## DATA PROVIDED

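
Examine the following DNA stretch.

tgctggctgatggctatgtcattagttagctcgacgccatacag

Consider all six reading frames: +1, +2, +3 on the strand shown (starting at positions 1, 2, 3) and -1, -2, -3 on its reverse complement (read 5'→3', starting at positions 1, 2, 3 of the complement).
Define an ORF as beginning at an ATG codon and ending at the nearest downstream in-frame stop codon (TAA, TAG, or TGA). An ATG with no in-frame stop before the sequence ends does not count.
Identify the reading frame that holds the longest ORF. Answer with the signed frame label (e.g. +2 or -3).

-2

Reverse complement (5'→3'): CTGTATGGCGTCGAGCTAACTAATGACATAGCCATCAGCCAGCA
Frame +1: TGC TGG CTG ATG GCT ATG TCA TTA GTT AGC TCG ACG CCA TAC — no ATG→stop ORF.
Frame +2: GCT GGC TGA TGG CTA TGT CAT TAG TTA GCT CGA CGC CAT ACA — no ATG→stop ORF.
Frame +3: CTG GCT GAT GGC TAT GTC ATT AGT TAG CTC GAC GCC ATA CAG — no ATG→stop ORF.
Frame -1: CTG TAT GGC GTC GAG CTA ACT AAT GAC ATA GCC ATC AGC CAG — no ATG→stop ORF.
Frame -2: TGT ATG GCG TCG AGC TAA CTA ATG ACA TAG CCA TCA GCC AGC — ATG at 5, stop TAA at 17 → 15 nt; ATG at 23, stop TAG at 29 → 9 nt.
Frame -3: GTA TGG CGT CGA GCT AAC TAA TGA CAT AGC CAT CAG CCA GCA — no ATG→stop ORF.
Longest ORF is 15 nt in frame -2 (positions 5–19).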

## TASK DIRECTIONS
Each line of the listing must be transcribed precisely as it appears.

## TASK RESPONSE
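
Examine the following DNA stretch.

tgctggctgatggctatgtcattagttagctcgacgccatacag

Consider all six reading frames: +1, +2, +3 on the strand shown (starting at positions 1, 2, 3) and -1, -2, -3 on its reverse complement (read 5'→3', starting at positions 1, 2, 3 of the complement).
Define an ORF as beginning at an ATG codon and ending at the nearest downstream in-frame stop codon (TAA, TAG, or TGA). An ATG with no in-frame stop before the sequence ends does not count.
Identify the reading frame that holds the longest ORF. Answer with the signed frame label (e.g. +2 or -3).

-2

Reverse complement (5'→3'): CTGTATGGCGTCGAGCTAACTAATGACATAGCCATCAGCCAGCA
Frame +1: TGC TGG CTG ATG GCT ATG TCA TTA GTT AGC TCG ACG CCA TAC — no ATG→stop ORF.
Frame +2: GCT GGC TGA TGG CTA TGT CAT TAG TTA GCT CGA CGC CAT ACA — no ATG→stop ORF.
Frame +3: CTG GCT GAT GGC TAT GTC ATT AGT TAG CTC GAC GCC ATA CAG — no ATG→stop ORF.
Frame -1: CTG TAT GGC GTC GAG CTA ACT AAT GAC ATA GCC ATC AGC CAG — no ATG→stop ORF.
Frame -2: TGT ATG GCG TCG AGC TAA CTA ATG ACA TAG CCA TCA GCC AGC — ATG at 5, stop TAA at 17 → 15 nt; ATG at 23, stop TAG at 29 → 9 nt.
Frame -3: GTA TGG CGT CGA GCT AAC TAA TGA CAT AGC CAT CAG CCA GCA — no ATG→stop ORF.
Longest ORF is 15 nt in frame -2 (positions 5–19).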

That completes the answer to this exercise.